#### Aim of the exercise
Isolate every line in the data with the string "designated" and copy it.

#### Input data
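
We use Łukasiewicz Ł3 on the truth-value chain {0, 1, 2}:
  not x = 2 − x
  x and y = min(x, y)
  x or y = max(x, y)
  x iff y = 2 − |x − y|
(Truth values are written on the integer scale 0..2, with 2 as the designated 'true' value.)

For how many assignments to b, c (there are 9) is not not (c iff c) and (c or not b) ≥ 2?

5

b = 0, c = 0 ↦ 2  ≥
b = 0, c = 1 ↦ 2  ≥
b = 0, c = 2 ↦ 2  ≥
b = 1, c = 0 ↦ 1  <
b = 1, c = 1 ↦ 1  <
b = 1, c = 2 ↦ 2  ≥
b = 2, c = 0 ↦ 0  <
b = 2, c = 1 ↦ 1  <
b = 2, c = 2 ↦ 2  ≥
So 5 of the 9 assignments meet the threshold.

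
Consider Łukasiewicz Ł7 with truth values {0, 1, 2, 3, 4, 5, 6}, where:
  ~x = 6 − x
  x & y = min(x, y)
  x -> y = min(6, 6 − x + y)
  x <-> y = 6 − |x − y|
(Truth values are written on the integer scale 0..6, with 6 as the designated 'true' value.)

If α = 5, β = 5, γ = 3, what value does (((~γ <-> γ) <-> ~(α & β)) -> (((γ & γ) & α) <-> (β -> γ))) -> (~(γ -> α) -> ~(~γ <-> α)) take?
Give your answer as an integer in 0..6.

~γ = ~3 = 3
~γ <-> γ = 3 <-> 3 = 6
α & β = 5 & 5 = 5
~(α & β) = ~5 = 1
(~γ <-> γ) <-> ~(α & β) = 6 <-> 1 = 1
γ & γ = 3 & 3 = 3
(γ & γ) & α = 3 & 5 = 3
β -> γ = 5 -> 3 = 4
((γ & γ) & α) <-> (β -> γ) = 3 <-> 4 = 5
((~γ <-> γ) <-> ~(α & β)) -> (((γ & γ) & α) <-> (β -> γ)) = 1 -> 5 = 6
γ -> α = 3 -> 5 = 6
~(γ -> α) = ~6 = 0
~γ = ~3 = 3
~γ <-> α = 3 <-> 5 = 4
~(~γ <-> α) = ~4 = 2
~(γ -> α) -> ~(~γ <-> α) = 0 -> 2 = 6
(((~γ <-> γ) <-> ~(α & β)) -> (((γ & γ) & α) <-> (β -> γ))) -> (~(γ -> α) -> ~(~γ <-> α)) = 6 -> 6 = 6

6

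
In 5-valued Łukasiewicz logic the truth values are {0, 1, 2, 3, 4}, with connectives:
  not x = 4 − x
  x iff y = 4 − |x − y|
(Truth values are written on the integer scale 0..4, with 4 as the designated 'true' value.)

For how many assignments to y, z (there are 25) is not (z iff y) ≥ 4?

2

value 4: 2 assignments (counts)
value 3: 4 assignments
value 2: 6 assignments
value 1: 8 assignments
value 0: 5 assignments
So 2 of the 25 assignments meet the threshold.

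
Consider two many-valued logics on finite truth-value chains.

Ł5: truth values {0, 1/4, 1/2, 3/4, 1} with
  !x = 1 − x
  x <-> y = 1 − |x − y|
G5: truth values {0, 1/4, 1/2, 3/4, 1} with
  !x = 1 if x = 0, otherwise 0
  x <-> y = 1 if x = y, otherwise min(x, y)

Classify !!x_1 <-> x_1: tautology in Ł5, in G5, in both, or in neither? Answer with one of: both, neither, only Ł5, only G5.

In Ł5: every assignment gives 1 — tautology.
In G5: at x_1 = 1/4 the value is 1/4 — not a tautology.

only Ł5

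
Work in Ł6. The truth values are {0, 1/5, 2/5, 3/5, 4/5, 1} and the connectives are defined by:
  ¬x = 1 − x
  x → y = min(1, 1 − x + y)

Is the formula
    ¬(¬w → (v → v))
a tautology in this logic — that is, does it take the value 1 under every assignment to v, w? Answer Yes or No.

No

Counterexample: take v = 0, w = 0.
¬w = ¬0 = 1
v → v = 0 → 0 = 1
¬w → (v → v) = 1 → 1 = 1
¬(¬w → (v → v)) = ¬1 = 0
This gives 0 ≠ 1.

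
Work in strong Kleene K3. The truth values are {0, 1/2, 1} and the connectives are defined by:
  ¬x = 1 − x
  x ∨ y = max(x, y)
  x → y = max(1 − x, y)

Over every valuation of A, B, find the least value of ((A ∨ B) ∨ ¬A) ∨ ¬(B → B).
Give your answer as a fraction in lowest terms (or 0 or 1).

1/2

Take A = 1/2, B = 0:
A ∨ B = 1/2 ∨ 0 = 1/2
¬A = ¬1/2 = 1/2
(A ∨ B) ∨ ¬A = 1/2 ∨ 1/2 = 1/2
B → B = 0 → 0 = 1
¬(B → B) = ¬1 = 0
((A ∨ B) ∨ ¬A) ∨ ¬(B → B) = 1/2 ∨ 0 = 1/2
No assignment yields a value below 1/2, so this is the minimum.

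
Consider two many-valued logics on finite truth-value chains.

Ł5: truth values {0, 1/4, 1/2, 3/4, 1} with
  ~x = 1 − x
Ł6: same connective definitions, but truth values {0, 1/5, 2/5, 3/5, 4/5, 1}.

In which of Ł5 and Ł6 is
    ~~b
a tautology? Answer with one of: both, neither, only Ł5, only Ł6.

neither

In Ł5: at b = 0 the value is 0 — not a tautology.
In Ł6: at b = 0 the value is 0 — not a tautology.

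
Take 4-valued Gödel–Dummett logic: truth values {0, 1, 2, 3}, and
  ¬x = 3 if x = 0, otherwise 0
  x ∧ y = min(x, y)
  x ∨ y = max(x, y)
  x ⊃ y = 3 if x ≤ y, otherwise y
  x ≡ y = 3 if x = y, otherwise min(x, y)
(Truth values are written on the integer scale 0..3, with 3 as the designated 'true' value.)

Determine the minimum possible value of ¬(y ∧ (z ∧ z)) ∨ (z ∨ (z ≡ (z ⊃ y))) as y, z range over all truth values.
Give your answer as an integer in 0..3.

Take y = 1, z = 1:
z ∧ z = 1 ∧ 1 = 1
y ∧ (z ∧ z) = 1 ∧ 1 = 1
¬(y ∧ (z ∧ z)) = ¬1 = 0
z ⊃ y = 1 ⊃ 1 = 3
z ≡ (z ⊃ y) = 1 ≡ 3 = 1
z ∨ (z ≡ (z ⊃ y)) = 1 ∨ 1 = 1
¬(y ∧ (z ∧ z)) ∨ (z ∨ (z ≡ (z ⊃ y))) = 0 ∨ 1 = 1
No assignment yields a value below 1, so this is the minimum.

1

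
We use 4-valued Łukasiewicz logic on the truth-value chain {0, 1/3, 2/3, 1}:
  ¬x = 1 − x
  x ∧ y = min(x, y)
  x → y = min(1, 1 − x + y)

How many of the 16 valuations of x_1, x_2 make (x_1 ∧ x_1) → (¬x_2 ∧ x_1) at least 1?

x_1 = 0, x_2 = 0 ↦ 1  ≥
x_1 = 0, x_2 = 1/3 ↦ 1  ≥
x_1 = 0, x_2 = 2/3 ↦ 1  ≥
x_1 = 0, x_2 = 1 ↦ 1  ≥
x_1 = 1/3, x_2 = 0 ↦ 1  ≥
x_1 = 1/3, x_2 = 1/3 ↦ 1  ≥
x_1 = 1/3, x_2 = 2/3 ↦ 1  ≥
x_1 = 1/3, x_2 = 1 ↦ 2/3  <
x_1 = 2/3, x_2 = 0 ↦ 1  ≥
x_1 = 2/3, x_2 = 1/3 ↦ 1  ≥
x_1 = 2/3, x_2 = 2/3 ↦ 2/3  <
x_1 = 2/3, x_2 = 1 ↦ 1/3  <
x_1 = 1, x_2 = 0 ↦ 1  ≥
x_1 = 1, x_2 = 1/3 ↦ 2/3  <
x_1 = 1, x_2 = 2/3 ↦ 1/3  <
x_1 = 1, x_2 = 1 ↦ 0  <
So 10 of the 16 assignments meet the threshold.

10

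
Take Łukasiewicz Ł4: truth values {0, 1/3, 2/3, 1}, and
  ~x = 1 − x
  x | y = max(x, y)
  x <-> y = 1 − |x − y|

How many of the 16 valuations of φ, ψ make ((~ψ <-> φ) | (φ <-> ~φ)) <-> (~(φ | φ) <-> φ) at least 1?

8

φ = 0, ψ = 0 ↦ 1  ≥
φ = 0, ψ = 1/3 ↦ 2/3  <
φ = 0, ψ = 2/3 ↦ 1/3  <
φ = 0, ψ = 1 ↦ 0  <
φ = 1/3, ψ = 0 ↦ 1  ≥
φ = 1/3, ψ = 1/3 ↦ 1  ≥
φ = 1/3, ψ = 2/3 ↦ 2/3  <
φ = 1/3, ψ = 1 ↦ 1  ≥
φ = 2/3, ψ = 0 ↦ 1  ≥
φ = 2/3, ψ = 1/3 ↦ 2/3  <
φ = 2/3, ψ = 2/3 ↦ 1  ≥
φ = 2/3, ψ = 1 ↦ 1  ≥
φ = 1, ψ = 0 ↦ 0  <
φ = 1, ψ = 1/3 ↦ 1/3  <
φ = 1, ψ = 2/3 ↦ 2/3  <
φ = 1, ψ = 1 ↦ 1  ≥
So 8 of the 16 assignments meet the threshold.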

#### Task answer
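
(Truth values are written on the integer scale 0..2, with 2 as the designated 'true' value.)
(Truth values are written on the integer scale 0..6, with 6 as the designated 'true' value.)
(Truth values are written on the integer scale 0..4, with 4 as the designated 'true' value.)
(Truth values are written on the integer scale 0..3, with 3 as the designated 'true' value.)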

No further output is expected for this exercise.